» **How to complete this task**
Please filter the data down to the lines that include the word "What" and copy them.

» **Material provided**
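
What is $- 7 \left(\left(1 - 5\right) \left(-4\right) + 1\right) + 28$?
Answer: $-91$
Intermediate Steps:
$- 7 \left(\left(1 - 5\right) \left(-4\right) + 1\right) + 28 = - 7 \left(\left(-4\right) \left(-4\right) + 1\right) + 28 = - 7 \left(16 + 1\right) + 28 = \left(-7\right) 17 + 28 = -119 + 28 = -91$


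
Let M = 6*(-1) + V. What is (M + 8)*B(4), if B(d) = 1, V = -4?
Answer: -2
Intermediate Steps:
M = -10 (M = 6*(-1) - 4 = -6 - 4 = -10)
(M + 8)*B(4) = (-10 + 8)*1 = -2*1 = -2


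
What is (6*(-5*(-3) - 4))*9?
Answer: 594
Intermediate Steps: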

» **Result of this task**
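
What is $- 7 \left(\left(1 - 5\right) \left(-4\right) + 1\right) + 28$?
Let M = 6*(-1) + V. What is (M + 8)*B(4), if B(d) = 1, V = -4?
What is (6*(-5*(-3) - 4))*9?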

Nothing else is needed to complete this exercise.